Exercise brief: How many lines in the records below contain the word "ends"? Reply with that number only.

Supplied entries:
·····
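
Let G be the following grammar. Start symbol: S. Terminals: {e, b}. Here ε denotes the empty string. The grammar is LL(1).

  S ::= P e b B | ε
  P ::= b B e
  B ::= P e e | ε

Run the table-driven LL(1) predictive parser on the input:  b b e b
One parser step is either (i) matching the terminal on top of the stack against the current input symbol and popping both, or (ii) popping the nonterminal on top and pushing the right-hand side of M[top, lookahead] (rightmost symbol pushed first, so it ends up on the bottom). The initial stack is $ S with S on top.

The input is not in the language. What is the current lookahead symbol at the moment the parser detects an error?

b

     Stack                Input      Action
  1  $ S                  b b e b $  expand S ::= P e b B
  2  $ B b e P            b b e b $  expand P ::= b B e
  3  $ B b e e B b        b b e b $  match b
  4  $ B b e e B          b e b $    expand B ::= P e e
  5  $ B b e e e e P      b e b $    expand P ::= b B e
  6  $ B b e e e e e B b  b e b $    match b
  7  $ B b e e e e e B    e b $      expand B ::= ε
  8  $ B b e e e e e      e b $      match e
  9  $ B b e e e e        b $        error: top is terminal e but lookahead is b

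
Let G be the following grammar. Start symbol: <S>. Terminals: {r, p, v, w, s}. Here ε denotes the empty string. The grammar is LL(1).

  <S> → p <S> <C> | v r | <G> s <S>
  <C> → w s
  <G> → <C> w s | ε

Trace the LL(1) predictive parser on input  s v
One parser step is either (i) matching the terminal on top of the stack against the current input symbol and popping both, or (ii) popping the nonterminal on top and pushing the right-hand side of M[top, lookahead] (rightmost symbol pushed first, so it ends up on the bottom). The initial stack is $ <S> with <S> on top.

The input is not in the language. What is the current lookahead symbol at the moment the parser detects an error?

     Stack        Input  Action
  1  $ <S>        s v $  expand <S> → <G> s <S>
  2  $ <S> s <G>  s v $  expand <G> → ε
  3  $ <S> s      s v $  match s
  4  $ <S>        v $    expand <S> → v r
  5  $ r v        v $    match v
  6  $ r          $      error: top is terminal r but lookahead is $

$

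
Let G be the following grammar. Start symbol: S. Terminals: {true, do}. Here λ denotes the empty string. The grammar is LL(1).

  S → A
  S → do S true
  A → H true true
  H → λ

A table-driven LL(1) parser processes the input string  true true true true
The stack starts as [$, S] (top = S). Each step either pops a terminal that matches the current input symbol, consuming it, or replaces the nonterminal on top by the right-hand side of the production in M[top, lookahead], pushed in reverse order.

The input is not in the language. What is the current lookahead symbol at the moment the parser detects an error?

true

     Stack          Input                  Action
  1  $ S            true true true true $  expand S → A
  2  $ A            true true true true $  expand A → H true true
  3  $ true true H  true true true true $  expand H → λ
  4  $ true true    true true true true $  match true
  5  $ true         true true true $       match true
  6  $              true true $            error: stack empty but input remains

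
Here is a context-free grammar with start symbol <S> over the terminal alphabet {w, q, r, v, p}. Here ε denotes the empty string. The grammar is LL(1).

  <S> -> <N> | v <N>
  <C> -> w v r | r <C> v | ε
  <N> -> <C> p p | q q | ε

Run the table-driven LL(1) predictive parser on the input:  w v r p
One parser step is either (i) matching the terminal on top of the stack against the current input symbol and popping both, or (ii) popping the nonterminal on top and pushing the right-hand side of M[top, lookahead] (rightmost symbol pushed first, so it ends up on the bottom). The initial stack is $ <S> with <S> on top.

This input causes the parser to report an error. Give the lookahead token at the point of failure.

$

step 1: stack=$ <S>  input=w v r p $  — expand <S> -> <N>
step 2: stack=$ <N>  input=w v r p $  — expand <N> -> <C> p p
step 3: stack=$ p p <C>  input=w v r p $  — expand <C> -> w v r
step 4: stack=$ p p r v w  input=w v r p $  — match w
step 5: stack=$ p p r v  input=v r p $  — match v
step 6: stack=$ p p r  input=r p $  — match r
step 7: stack=$ p p  input=p $  — match p
step 8: stack=$ p  input=$  — error: top is terminal p but lookahead is $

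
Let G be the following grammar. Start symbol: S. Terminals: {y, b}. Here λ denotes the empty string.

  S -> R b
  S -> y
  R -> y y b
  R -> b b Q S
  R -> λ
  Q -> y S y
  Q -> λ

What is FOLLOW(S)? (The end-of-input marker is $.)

FIRST(R) = {λ, b, y}
FIRST(Q) = {λ, y}
FIRST(S) = {b, y}  (via R b)
FOLLOW(S) includes $ since S is the start symbol.
FOLLOW(R): in S->R b, R is followed by b with FIRST {b}. Thus FOLLOW(R) = {b}.
FOLLOW(S): in R->b b Q S, the suffix after S is empty, so FOLLOW(S) ⊇ FOLLOW(R) = {b}; in Q->y S y, S is followed by y with FIRST {y}. Thus FOLLOW(S) = {$, b, y}.
FOLLOW(Q): in R->b b Q S, Q is followed by S with FIRST {b, y}. Thus FOLLOW(Q) = {b, y}.

{$, b, y}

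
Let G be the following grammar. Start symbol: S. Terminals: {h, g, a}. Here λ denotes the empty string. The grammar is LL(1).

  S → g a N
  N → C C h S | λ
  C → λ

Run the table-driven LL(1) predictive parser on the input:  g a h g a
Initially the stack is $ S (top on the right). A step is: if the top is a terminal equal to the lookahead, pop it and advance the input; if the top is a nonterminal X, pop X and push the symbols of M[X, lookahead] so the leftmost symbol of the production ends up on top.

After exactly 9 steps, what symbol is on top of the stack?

     Stack      Input        Action
  1  $ S        g a h g a $  expand S → g a N
  2  $ N a g    g a h g a $  match g
  3  $ N a      a h g a $    match a
  4  $ N        h g a $      expand N → C C h S
  5  $ S h C C  h g a $      expand C → λ
  6  $ S h C    h g a $      expand C → λ
  7  $ S h      h g a $      match h
  8  $ S        g a $        expand S → g a N
  9  $ N a g    g a $        match g
Stack after step 9: $ N a (top = a).

a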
·····
Answer area: 4